# What the exercise asks
Restate the full set of records exactly, without adding or dropping a word.

(Stored items)
-------
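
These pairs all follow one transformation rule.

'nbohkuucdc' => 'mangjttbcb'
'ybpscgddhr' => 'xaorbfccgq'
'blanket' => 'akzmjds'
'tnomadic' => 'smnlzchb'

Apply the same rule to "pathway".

Rule — shift every letter 1 place backward in the alphabet (wrapping around).
On "pathway" that produces "ozsgvzx".

ozsgvzx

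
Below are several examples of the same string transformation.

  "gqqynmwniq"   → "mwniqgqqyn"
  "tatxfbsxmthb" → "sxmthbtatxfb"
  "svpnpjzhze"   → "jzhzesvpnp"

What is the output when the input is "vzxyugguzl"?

The rule is to swap the front and back halves of the string.
On "vzxyugguzl" that produces "gguzlvzxyu".

gguzlvzxyu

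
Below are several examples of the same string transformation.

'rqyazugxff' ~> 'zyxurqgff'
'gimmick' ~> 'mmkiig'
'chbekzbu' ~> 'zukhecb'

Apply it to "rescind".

srnied

The rule is to sort the characters into reverse alphabetical order, then delete the last character.
Starting from "rescind": after the first operation, "srniedc"; after the second, "srnied".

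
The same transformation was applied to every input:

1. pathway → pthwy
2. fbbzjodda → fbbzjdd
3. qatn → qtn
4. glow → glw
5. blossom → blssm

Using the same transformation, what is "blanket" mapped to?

blnkt

In each case the input is transformed by: remove every vowel.
"blanket" → "blnkt".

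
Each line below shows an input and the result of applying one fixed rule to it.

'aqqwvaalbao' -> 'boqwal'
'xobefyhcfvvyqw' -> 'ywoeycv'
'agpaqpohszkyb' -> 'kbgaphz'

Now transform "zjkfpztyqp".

In each case the input is transformed by: move the last 3 characters to the front (rotate right by 3), then keep every other character starting from the first (positions 1st, 3rd, 5th, ...).
Starting from "zjkfpztyqp": after the first operation, "yqpzjkfpzt"; after the second, "ypjfz".

ypjfz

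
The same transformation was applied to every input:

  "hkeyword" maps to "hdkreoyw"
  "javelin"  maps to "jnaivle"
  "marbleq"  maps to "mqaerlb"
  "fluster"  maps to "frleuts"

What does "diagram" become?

The pattern: take characters alternately from the front and the back (1st, last, 2nd, 2nd-last, ...).
Doing the same to "diagram": "dmiaarg".

dmiaarg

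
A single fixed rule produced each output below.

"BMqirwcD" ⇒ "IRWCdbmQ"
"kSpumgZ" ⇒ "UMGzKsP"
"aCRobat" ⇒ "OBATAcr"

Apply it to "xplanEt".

ANeTXPL

The pattern: move the first 3 characters to the end (rotate left by 3), then flip the case of every letter.
Applying that to "xplanEt" gives "ANeTXPL".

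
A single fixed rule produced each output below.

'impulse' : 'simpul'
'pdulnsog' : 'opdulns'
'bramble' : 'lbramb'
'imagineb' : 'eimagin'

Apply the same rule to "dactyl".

ydact

Looking at the pairs, the operation is to delete the last character, then move the last character to the front.
Working it through for "dactyl": intermediate "dacty", final "ydact".
(Check on "bramble": → "brambl" → "lbramb" ✓)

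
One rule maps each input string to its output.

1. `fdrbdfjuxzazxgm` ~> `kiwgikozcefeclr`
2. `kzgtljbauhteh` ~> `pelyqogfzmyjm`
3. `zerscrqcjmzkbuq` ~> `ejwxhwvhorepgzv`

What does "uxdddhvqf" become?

zciiimavk

The transformation: shift every letter 5 places forward in the alphabet (wrapping around).
So "uxdddhvqf" becomes "zciiimavk".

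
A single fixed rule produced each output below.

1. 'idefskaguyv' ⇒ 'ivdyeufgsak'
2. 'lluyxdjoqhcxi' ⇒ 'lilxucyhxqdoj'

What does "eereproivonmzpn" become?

eneprzempnroovi

Looking at the pairs, the operation is to take characters alternately from the front and the back (1st, last, 2nd, 2nd-last, ...).
Doing the same to "eereproivonmzpn": "eneprzempnroovi".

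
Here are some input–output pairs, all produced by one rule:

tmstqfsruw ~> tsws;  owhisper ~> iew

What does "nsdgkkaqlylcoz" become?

gayos

The transformation: move the first 3 characters to the end (rotate left by 3), then keep one character in every 3, starting at position 1 (positions 1st, 4th, 7th, ...).
"nsdgkkaqlylcoz" → "gkkaqlylcoznsd" → "gayos".
(Check on "owhisper": → "isperowh" → "iew" ✓)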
-------
# Reply to the exercise
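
These pairs all follow one transformation rule.

'nbohkuucdc' => 'mangjttbcb'
'ybpscgddhr' => 'xaorbfccgq'
'blanket' => 'akzmjds'
'tnomadic' => 'smnlzchb'

Apply the same rule to "pathway".

Rule — shift every letter 1 place backward in the alphabet (wrapping around).
On "pathway" that produces "ozsgvzx".

ozsgvzx

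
Below are several examples of the same string transformation.

  "gqqynmwniq"   → "mwniqgqqyn"
  "tatxfbsxmthb" → "sxmthbtatxfb"
  "svpnpjzhze"   → "jzhzesvpnp"

What is the output when the input is "vzxyugguzl"?

The rule is to swap the front and back halves of the string.
On "vzxyugguzl" that produces "gguzlvzxyu".

gguzlvzxyu

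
Below are several examples of the same string transformation.

'rqyazugxff' ~> 'zyxurqgff'
'gimmick' ~> 'mmkiig'
'chbekzbu' ~> 'zukhecb'

Apply it to "rescind".

srnied

The rule is to sort the characters into reverse alphabetical order, then delete the last character.
Starting from "rescind": after the first operation, "srniedc"; after the second, "srnied".

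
The same transformation was applied to every input:

1. pathway → pthwy
2. fbbzjodda → fbbzjdd
3. qatn → qtn
4. glow → glw
5. blossom → blssm

Using the same transformation, what is "blanket" mapped to?

blnkt

In each case the input is transformed by: remove every vowel.
"blanket" → "blnkt".

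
Each line below shows an input and the result of applying one fixed rule to it.

'aqqwvaalbao' -> 'boqwal'
'xobefyhcfvvyqw' -> 'ywoeycv'
'agpaqpohszkyb' -> 'kbgaphz'

Now transform "zjkfpztyqp".

In each case the input is transformed by: move the last 3 characters to the front (rotate right by 3), then keep every other character starting from the first (positions 1st, 3rd, 5th, ...).
Starting from "zjkfpztyqp": after the first operation, "yqpzjkfpzt"; after the second, "ypjfz".

ypjfz

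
The same transformation was applied to every input:

  "hkeyword" maps to "hdkreoyw"
  "javelin"  maps to "jnaivle"
  "marbleq"  maps to "mqaerlb"
  "fluster"  maps to "frleuts"

What does "diagram" become?

The pattern: take characters alternately from the front and the back (1st, last, 2nd, 2nd-last, ...).
Doing the same to "diagram": "dmiaarg".

dmiaarg

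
A single fixed rule produced each output below.

"BMqirwcD" ⇒ "IRWCdbmQ"
"kSpumgZ" ⇒ "UMGzKsP"
"aCRobat" ⇒ "OBATAcr"

Apply it to "xplanEt".

ANeTXPL

The pattern: move the first 3 characters to the end (rotate left by 3), then flip the case of every letter.
Applying that to "xplanEt" gives "ANeTXPL".

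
A single fixed rule produced each output below.

'impulse' : 'simpul'
'pdulnsog' : 'opdulns'
'bramble' : 'lbramb'
'imagineb' : 'eimagin'

Apply the same rule to "dactyl".

ydact

Looking at the pairs, the operation is to delete the last character, then move the last character to the front.
Working it through for "dactyl": intermediate "dacty", final "ydact".
(Check on "bramble": → "brambl" → "lbramb" ✓)

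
One rule maps each input string to its output.

1. `fdrbdfjuxzazxgm` ~> `kiwgikozcefeclr`
2. `kzgtljbauhteh` ~> `pelyqogfzmyjm`
3. `zerscrqcjmzkbuq` ~> `ejwxhwvhorepgzv`

What does "uxdddhvqf" become?

zciiimavk

The transformation: shift every letter 5 places forward in the alphabet (wrapping around).
So "uxdddhvqf" becomes "zciiimavk".

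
A single fixed rule produced each output below.

1. 'idefskaguyv' ⇒ 'ivdyeufgsak'
2. 'lluyxdjoqhcxi' ⇒ 'lilxucyhxqdoj'

What does "eereproivonmzpn" become?

eneprzempnroovi

Looking at the pairs, the operation is to take characters alternately from the front and the back (1st, last, 2nd, 2nd-last, ...).
Doing the same to "eereproivonmzpn": "eneprzempnroovi".

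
Here are some input–output pairs, all produced by one rule:

tmstqfsruw ~> tsws;  owhisper ~> iew

What does "nsdgkkaqlylcoz" become?

gayos

The transformation: move the first 3 characters to the end (rotate left by 3), then keep one character in every 3, starting at position 1 (positions 1st, 4th, 7th, ...).
"nsdgkkaqlylcoz" → "gkkaqlylcoznsd" → "gayos".
(Check on "owhisper": → "isperowh" → "iew" ✓)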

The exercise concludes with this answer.